- **Required work**
Word for word, restate the lines from the start of the data below through the line containing "Only these currency".

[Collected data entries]
--- START ---
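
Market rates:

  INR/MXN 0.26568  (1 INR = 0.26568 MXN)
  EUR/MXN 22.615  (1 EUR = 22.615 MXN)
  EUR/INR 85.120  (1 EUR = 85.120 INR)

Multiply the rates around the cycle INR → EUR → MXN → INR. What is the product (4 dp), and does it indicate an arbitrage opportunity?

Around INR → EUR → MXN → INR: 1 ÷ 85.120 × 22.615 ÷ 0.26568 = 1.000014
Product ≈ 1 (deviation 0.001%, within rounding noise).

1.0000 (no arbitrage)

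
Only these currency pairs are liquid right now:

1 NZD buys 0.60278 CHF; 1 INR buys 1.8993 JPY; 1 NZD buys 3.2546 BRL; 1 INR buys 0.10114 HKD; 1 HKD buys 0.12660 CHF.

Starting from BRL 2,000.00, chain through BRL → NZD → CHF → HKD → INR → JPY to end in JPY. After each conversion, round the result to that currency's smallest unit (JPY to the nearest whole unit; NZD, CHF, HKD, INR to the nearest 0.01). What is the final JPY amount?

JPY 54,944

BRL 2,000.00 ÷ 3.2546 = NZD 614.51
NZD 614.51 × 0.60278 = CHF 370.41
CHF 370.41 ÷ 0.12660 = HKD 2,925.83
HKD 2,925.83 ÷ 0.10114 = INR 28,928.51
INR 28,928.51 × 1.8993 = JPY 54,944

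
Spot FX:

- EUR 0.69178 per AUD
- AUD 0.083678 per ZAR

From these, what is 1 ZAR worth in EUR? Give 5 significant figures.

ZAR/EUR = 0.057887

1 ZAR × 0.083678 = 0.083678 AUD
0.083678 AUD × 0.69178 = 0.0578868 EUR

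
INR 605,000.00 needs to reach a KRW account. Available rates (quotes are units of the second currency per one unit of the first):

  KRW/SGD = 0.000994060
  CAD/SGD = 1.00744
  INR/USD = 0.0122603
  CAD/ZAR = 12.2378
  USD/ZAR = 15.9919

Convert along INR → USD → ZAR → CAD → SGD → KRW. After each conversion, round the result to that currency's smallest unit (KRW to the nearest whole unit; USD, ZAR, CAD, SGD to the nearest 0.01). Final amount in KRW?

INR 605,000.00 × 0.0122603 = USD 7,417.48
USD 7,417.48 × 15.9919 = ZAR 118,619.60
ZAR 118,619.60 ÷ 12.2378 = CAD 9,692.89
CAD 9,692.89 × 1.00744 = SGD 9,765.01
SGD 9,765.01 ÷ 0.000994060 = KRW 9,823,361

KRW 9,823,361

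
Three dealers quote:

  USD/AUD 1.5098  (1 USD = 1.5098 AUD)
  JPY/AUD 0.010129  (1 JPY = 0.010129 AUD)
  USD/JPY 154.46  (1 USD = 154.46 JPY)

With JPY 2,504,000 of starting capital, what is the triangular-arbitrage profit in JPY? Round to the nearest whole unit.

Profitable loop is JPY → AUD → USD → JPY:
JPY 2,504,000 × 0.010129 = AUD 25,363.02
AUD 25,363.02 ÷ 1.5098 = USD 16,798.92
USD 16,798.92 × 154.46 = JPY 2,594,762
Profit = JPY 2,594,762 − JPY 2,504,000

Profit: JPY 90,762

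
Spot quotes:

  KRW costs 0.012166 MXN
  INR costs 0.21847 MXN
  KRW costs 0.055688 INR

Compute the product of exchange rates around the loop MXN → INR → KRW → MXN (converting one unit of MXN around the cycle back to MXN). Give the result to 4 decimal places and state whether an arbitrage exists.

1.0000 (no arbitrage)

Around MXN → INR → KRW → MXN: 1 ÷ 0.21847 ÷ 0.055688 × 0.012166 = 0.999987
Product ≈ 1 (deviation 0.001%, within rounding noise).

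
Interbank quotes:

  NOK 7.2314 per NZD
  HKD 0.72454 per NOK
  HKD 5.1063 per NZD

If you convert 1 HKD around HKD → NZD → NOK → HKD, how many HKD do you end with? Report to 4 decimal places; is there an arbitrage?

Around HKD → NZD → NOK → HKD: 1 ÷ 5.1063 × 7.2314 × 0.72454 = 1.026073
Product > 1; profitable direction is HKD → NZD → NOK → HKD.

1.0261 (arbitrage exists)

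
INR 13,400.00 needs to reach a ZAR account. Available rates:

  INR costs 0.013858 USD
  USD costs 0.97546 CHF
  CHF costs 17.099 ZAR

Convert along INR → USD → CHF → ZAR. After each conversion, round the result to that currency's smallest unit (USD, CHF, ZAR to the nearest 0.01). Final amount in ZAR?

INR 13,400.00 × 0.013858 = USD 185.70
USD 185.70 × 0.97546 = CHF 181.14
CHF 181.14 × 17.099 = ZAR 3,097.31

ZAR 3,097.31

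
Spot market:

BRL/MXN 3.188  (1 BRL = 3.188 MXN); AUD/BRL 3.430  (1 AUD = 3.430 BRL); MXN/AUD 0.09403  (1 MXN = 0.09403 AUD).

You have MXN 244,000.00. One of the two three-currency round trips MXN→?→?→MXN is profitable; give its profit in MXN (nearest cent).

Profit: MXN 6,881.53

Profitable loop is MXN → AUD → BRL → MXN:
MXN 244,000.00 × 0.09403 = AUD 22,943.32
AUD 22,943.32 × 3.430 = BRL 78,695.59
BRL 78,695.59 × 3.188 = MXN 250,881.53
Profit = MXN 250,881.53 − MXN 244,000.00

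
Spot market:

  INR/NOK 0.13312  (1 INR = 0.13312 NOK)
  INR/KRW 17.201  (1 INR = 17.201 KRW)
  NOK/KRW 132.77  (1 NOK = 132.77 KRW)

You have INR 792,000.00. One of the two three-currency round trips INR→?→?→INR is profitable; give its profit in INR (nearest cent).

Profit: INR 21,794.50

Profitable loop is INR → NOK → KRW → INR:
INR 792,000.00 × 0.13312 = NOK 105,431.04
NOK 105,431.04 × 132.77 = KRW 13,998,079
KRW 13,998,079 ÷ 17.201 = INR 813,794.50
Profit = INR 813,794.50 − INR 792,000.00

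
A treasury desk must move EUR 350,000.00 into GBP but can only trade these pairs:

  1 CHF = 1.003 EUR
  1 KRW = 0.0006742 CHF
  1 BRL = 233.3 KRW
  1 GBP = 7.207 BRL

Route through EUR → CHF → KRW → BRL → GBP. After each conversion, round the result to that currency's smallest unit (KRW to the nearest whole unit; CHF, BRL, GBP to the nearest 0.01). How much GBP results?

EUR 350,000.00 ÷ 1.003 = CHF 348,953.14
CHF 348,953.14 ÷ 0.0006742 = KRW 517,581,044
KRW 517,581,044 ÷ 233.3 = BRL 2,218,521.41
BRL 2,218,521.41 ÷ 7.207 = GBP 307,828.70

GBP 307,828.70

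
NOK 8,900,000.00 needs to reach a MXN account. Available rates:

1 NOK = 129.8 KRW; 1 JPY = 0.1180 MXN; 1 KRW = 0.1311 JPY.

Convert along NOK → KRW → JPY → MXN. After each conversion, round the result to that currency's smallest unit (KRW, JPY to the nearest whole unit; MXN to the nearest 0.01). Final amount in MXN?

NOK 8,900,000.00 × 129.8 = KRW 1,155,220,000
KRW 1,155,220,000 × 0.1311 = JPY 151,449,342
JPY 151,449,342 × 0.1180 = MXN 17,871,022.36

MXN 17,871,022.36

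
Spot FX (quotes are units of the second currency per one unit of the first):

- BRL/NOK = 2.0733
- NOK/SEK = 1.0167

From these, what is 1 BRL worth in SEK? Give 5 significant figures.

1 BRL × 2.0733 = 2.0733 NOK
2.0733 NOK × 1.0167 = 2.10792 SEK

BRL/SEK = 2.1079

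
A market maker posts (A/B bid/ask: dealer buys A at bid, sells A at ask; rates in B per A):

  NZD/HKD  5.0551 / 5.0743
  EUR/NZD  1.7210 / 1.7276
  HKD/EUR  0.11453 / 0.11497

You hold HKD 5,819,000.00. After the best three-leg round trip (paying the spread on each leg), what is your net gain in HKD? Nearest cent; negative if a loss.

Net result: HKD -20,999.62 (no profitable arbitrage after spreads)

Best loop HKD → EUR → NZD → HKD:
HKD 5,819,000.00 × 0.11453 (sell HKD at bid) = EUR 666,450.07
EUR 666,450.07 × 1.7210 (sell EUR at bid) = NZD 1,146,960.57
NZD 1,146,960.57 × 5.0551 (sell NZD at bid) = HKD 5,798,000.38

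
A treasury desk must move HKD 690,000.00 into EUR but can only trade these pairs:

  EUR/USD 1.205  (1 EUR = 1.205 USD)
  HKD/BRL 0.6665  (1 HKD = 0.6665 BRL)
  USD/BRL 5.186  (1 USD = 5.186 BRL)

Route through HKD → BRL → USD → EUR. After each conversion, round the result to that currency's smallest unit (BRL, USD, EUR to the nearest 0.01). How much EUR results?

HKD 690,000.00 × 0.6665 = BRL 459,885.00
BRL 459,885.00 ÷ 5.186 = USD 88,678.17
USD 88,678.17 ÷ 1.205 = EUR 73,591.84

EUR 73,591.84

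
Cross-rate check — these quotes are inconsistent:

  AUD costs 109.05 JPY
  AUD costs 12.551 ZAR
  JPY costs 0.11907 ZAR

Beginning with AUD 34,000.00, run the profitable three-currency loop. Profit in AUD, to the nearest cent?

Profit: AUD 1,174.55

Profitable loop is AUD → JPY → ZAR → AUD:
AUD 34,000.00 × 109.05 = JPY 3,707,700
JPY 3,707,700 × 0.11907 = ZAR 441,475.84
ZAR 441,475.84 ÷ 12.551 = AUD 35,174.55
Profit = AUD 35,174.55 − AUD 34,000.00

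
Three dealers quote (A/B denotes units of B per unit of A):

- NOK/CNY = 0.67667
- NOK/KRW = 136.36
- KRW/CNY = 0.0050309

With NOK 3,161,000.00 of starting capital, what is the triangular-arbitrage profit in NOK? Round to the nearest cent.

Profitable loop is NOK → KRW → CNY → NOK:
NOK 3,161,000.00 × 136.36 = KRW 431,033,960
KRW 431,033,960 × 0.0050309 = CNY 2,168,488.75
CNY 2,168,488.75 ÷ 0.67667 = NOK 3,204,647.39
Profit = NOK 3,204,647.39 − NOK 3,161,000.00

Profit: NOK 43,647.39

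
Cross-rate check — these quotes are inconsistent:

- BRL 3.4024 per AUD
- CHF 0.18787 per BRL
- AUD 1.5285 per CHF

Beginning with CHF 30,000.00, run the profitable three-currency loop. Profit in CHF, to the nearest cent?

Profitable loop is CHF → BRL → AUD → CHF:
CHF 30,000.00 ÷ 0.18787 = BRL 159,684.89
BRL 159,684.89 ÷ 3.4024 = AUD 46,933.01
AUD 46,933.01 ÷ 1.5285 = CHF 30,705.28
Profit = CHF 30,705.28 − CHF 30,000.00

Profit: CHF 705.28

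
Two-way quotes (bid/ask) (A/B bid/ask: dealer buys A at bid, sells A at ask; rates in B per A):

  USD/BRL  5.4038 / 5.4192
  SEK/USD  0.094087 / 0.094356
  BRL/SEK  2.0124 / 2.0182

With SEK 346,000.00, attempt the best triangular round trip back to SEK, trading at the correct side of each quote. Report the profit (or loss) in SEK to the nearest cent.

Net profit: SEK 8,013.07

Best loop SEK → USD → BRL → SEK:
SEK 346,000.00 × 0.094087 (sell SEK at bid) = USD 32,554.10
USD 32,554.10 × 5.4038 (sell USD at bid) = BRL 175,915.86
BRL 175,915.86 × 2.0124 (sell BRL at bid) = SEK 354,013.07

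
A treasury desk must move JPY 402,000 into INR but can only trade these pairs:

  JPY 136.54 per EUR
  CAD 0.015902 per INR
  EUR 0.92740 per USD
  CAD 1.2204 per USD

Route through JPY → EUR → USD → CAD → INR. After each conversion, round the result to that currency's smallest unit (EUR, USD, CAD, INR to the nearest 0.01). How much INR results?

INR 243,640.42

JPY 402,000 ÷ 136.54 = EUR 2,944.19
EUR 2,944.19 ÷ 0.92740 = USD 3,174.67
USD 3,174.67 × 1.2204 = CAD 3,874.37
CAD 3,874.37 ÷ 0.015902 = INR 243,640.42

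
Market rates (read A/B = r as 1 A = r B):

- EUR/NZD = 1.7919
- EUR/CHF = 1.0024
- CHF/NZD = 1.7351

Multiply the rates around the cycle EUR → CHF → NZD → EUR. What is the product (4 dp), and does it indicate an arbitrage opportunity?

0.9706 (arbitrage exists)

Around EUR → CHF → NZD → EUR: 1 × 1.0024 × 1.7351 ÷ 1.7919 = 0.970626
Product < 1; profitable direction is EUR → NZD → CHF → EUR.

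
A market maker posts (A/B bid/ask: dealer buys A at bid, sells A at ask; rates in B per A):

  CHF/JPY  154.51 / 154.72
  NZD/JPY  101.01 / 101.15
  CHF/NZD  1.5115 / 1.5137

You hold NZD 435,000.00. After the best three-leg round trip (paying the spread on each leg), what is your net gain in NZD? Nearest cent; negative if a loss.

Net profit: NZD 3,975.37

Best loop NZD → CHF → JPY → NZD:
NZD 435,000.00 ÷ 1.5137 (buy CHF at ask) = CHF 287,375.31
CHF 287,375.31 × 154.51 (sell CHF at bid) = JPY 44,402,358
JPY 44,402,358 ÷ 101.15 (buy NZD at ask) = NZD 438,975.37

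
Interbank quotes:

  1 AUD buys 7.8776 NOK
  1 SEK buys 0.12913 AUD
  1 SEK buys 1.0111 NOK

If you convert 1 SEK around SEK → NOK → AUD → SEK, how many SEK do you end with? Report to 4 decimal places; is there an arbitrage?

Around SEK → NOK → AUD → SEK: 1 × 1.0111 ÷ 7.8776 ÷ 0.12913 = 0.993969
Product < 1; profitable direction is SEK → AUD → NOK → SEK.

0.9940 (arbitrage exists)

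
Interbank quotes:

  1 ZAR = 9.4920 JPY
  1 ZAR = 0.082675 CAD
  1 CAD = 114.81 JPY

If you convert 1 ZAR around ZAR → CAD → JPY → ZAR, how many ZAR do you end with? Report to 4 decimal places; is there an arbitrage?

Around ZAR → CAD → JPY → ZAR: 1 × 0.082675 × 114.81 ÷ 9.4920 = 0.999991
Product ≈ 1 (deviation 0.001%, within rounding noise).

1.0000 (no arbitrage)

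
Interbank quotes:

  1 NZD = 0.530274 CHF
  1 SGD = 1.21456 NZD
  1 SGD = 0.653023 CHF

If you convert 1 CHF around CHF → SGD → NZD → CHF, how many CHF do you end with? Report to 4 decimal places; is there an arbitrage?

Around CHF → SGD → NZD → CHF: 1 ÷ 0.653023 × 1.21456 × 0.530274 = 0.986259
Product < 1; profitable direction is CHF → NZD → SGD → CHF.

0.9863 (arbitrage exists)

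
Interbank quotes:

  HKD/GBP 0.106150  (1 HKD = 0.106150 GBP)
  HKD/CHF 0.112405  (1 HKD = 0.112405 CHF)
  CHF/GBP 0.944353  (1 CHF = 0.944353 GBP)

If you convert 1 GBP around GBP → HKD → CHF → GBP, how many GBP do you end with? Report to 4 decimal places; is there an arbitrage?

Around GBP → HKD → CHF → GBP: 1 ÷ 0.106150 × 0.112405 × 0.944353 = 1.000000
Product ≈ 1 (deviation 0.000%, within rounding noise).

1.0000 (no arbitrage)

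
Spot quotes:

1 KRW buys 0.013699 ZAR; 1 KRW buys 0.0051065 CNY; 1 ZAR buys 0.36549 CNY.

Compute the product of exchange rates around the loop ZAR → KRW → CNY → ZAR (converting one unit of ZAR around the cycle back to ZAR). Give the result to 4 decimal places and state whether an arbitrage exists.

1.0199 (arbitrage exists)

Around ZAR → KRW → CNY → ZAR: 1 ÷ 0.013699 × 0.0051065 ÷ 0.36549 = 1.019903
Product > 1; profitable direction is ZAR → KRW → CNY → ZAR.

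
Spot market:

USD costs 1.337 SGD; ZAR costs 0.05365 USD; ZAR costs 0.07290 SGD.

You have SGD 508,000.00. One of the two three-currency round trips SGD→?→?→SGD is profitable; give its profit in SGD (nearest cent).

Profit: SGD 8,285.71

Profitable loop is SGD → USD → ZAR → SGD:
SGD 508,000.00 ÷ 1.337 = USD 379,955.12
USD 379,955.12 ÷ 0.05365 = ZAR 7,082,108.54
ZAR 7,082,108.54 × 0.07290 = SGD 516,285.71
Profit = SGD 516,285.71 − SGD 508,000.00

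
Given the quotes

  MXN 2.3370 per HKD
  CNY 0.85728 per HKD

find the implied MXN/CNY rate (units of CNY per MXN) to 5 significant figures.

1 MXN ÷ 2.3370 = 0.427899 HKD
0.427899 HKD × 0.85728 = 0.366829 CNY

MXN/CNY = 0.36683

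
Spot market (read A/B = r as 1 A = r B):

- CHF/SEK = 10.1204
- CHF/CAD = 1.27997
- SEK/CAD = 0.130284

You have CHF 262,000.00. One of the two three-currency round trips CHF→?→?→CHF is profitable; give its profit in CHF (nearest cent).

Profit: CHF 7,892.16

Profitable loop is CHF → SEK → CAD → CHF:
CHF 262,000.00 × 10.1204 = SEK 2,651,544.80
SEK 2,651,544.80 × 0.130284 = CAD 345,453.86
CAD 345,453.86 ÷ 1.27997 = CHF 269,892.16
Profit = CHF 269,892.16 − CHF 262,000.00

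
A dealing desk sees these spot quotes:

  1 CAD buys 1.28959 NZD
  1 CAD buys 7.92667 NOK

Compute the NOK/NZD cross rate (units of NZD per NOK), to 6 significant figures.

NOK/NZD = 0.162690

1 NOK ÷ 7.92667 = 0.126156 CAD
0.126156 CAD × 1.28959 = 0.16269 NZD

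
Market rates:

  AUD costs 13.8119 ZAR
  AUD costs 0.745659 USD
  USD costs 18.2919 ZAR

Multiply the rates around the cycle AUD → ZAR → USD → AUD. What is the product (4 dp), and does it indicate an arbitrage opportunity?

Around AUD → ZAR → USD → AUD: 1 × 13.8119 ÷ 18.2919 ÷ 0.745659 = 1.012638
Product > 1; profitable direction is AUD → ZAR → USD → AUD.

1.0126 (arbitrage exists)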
--- END ---
- **Reply to the exercise**
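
Market rates:

  INR/MXN 0.26568  (1 INR = 0.26568 MXN)
  EUR/MXN 22.615  (1 EUR = 22.615 MXN)
  EUR/INR 85.120  (1 EUR = 85.120 INR)

Multiply the rates around the cycle INR → EUR → MXN → INR. What is the product (4 dp), and does it indicate an arbitrage opportunity?

Around INR → EUR → MXN → INR: 1 ÷ 85.120 × 22.615 ÷ 0.26568 = 1.000014
Product ≈ 1 (deviation 0.001%, within rounding noise).

1.0000 (no arbitrage)

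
Only these currency pairs are liquid right now: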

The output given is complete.